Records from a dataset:

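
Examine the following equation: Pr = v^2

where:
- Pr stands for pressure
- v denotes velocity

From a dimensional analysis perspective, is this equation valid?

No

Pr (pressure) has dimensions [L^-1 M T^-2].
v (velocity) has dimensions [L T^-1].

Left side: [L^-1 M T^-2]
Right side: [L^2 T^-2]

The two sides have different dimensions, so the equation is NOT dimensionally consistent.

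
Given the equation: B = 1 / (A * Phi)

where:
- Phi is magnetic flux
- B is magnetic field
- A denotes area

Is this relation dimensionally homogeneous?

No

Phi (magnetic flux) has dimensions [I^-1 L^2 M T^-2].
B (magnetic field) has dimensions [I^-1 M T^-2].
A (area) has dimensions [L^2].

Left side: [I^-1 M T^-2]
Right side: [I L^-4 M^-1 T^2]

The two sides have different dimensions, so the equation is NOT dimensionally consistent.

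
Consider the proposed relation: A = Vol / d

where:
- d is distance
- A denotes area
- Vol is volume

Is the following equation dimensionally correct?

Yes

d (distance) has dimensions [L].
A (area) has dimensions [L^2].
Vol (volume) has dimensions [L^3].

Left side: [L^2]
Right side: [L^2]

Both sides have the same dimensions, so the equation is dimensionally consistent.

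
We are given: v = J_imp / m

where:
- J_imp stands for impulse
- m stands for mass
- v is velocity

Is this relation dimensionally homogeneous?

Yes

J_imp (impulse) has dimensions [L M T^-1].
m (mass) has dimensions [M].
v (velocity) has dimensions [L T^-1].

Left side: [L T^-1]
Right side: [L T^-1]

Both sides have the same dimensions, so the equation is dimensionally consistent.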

* * *

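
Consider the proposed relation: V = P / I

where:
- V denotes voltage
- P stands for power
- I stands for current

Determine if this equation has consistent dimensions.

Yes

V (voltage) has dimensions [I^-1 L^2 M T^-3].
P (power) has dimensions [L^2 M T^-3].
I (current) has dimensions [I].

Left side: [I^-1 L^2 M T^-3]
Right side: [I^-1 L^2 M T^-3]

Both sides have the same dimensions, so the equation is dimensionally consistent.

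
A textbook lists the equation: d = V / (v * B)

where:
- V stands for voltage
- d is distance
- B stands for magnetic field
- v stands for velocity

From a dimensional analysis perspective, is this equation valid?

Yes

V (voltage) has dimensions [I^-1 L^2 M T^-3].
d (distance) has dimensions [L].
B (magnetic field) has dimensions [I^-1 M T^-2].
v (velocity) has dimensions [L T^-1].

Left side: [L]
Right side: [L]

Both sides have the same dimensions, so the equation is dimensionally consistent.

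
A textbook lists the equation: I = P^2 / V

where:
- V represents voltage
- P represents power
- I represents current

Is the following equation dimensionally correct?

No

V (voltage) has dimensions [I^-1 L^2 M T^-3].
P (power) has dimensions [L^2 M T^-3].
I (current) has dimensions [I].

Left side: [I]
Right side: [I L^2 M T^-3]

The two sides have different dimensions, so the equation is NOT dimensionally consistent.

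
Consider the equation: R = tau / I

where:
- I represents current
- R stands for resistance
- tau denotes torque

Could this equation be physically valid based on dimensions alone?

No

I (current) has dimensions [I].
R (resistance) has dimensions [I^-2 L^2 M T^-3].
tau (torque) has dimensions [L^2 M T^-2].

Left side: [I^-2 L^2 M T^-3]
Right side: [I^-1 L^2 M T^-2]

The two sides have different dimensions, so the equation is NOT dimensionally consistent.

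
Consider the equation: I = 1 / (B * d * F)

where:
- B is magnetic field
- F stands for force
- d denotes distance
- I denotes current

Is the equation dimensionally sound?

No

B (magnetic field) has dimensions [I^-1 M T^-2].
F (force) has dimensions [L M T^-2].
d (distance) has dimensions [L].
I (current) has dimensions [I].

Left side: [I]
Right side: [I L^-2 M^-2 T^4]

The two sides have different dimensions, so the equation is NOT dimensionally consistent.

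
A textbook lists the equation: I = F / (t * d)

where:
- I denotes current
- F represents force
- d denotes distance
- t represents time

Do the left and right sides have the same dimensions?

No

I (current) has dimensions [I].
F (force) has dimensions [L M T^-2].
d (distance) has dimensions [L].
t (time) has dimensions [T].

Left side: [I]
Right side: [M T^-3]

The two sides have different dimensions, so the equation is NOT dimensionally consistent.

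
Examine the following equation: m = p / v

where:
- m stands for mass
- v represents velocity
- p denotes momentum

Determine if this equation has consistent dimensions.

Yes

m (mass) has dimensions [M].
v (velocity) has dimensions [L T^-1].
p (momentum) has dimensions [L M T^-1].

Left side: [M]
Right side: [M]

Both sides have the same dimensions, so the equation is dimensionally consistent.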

--

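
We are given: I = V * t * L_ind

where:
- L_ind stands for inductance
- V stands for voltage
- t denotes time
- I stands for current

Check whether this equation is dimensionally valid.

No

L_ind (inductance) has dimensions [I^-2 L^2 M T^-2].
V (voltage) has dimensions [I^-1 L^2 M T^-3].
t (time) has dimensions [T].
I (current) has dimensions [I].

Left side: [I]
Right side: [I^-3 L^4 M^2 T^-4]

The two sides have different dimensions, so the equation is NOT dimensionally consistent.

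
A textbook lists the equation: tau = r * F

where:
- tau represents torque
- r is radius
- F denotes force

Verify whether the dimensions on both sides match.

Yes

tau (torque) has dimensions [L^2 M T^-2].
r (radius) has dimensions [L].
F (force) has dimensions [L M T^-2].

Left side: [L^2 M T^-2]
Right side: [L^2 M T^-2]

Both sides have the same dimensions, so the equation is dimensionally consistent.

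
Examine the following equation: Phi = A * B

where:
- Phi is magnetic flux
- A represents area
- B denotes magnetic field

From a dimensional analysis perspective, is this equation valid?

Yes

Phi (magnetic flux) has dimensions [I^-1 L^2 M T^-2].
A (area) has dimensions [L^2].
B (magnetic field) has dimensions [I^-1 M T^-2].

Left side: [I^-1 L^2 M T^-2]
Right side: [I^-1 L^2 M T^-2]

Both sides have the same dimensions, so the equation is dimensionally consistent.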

== TASK TO CARRY OUT ==
Work through the records line by line, and once you reach the final line, report only how many held "textbook".

== TASK RESPONSE ==
4